**Prompt:** Whenever a line below mentions the word "convention", that line should be copied.

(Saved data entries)
- - -
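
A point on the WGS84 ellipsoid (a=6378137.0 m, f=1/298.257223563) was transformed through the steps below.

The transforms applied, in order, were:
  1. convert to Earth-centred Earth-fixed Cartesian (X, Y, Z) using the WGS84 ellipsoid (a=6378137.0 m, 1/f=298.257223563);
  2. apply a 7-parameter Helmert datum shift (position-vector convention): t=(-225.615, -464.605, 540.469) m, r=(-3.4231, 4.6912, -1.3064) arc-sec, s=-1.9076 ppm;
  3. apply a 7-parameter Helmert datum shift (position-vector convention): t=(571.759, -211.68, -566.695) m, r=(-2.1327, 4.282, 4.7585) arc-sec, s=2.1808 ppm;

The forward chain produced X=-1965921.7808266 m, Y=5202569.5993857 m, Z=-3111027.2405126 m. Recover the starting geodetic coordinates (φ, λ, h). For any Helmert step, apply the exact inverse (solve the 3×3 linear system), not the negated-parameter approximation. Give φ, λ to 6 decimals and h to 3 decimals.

φ=-29.381697°, λ=110.698638°, h=225.245 m

start: X=-1965921.7808, Y=5202569.5994, Z=-3111027.2405 m
→ Helmert⁻¹: X=-1966304.6505, Y=5202847.4563, Z=-3110440.7867
→ Helmert⁻¹: X=-1966044.9880, Y=5203361.1632, Z=-3110945.5519
→ geod (Bowring, a=6378137.000): φ=-29.38169700°, λ=110.69863800°, h=225.2450 m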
- - -
**Answer to this task:**
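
  2. apply a 7-parameter Helmert datum shift (position-vector convention): t=(-225.615, -464.605, 540.469) m, r=(-3.4231, 4.6912, -1.3064) arc-sec, s=-1.9076 ppm;
  3. apply a 7-parameter Helmert datum shift (position-vector convention): t=(571.759, -211.68, -566.695) m, r=(-2.1327, 4.282, 4.7585) arc-sec, s=2.1808 ppm;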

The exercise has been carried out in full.